» **DATA PROVIDED**:

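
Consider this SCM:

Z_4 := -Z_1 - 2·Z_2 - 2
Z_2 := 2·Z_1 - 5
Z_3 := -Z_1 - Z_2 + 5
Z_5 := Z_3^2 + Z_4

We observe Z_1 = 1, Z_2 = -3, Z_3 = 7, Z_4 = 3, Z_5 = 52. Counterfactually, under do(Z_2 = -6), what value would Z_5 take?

109

do(Z_2=-6) replaces the equation Z_2 := 2·Z_1 - 5 with the constant Z_2 = -6.
Z_3 = -Z_1 - Z_2 + 5  [with Z_1=1, Z_2=-6]  = 10
Z_4 = -Z_1 - 2·Z_2 - 2  [with Z_1=1, Z_2=-6]  = 9
Z_5 = Z_3^2 + Z_4  [with Z_3=10, Z_4=9]  = 109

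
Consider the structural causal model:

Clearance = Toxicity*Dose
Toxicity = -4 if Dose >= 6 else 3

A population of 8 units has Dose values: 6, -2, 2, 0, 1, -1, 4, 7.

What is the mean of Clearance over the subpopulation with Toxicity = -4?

Observing Toxicity=-4 restricts to units where Toxicity's equation naturally yields -4: Dose ∈ {6, 7}. In that subpopulation Clearance = -24, -28, mean -26.

-26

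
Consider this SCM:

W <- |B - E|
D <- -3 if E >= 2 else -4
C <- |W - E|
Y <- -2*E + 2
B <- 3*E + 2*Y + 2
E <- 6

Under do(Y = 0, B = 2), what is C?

Under do(Y = 0, B = 2), each intervened variable's structural equation is replaced by its fixed value.
W = |B - E|  [with B=2, E=6]  = 4
C = |W - E|  [with W=4, E=6]  = 2

2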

» **WORK TO BE COMPLETED**:
Check every line above for the string "else" and state how many have it, with no other words.

» **ANSWER FOR THIS EXERCISE**:
2